Material shown section start

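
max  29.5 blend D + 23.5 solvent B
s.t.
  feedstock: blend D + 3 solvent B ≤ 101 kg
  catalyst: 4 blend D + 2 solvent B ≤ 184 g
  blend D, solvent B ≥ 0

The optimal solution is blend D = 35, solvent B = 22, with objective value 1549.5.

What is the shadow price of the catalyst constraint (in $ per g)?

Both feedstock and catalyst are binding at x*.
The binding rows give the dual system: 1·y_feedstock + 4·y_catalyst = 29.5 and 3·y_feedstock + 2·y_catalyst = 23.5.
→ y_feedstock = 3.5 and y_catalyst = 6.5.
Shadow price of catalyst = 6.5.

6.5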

Material shown section end
Material shown section start

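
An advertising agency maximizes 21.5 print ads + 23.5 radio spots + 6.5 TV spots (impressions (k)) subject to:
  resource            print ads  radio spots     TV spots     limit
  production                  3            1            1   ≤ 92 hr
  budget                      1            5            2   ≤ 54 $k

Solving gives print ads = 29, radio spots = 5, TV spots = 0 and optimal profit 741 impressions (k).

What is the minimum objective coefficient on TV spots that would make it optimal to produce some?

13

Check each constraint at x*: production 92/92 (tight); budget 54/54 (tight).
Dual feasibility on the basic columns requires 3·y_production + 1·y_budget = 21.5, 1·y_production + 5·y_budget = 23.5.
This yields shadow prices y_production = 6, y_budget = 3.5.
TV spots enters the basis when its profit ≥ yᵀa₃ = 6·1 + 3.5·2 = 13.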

Material shown section end
Material shown section start

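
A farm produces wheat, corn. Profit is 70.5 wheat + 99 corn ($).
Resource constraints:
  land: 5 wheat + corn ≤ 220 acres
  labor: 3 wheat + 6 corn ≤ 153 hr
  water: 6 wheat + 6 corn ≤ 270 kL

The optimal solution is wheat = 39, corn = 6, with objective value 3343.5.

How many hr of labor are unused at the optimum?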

Material shown section end

**Requirement**
Each line of the data in which the string "wheat" appears needs to be copied.

**Output of the task**
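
A farm produces wheat, corn. Profit is 70.5 wheat + 99 corn ($).
  land: 5 wheat + corn ≤ 220 acres
  labor: 3 wheat + 6 corn ≤ 153 hr
  water: 6 wheat + 6 corn ≤ 270 kL
The optimal solution is wheat = 39, corn = 6, with objective value 3343.5.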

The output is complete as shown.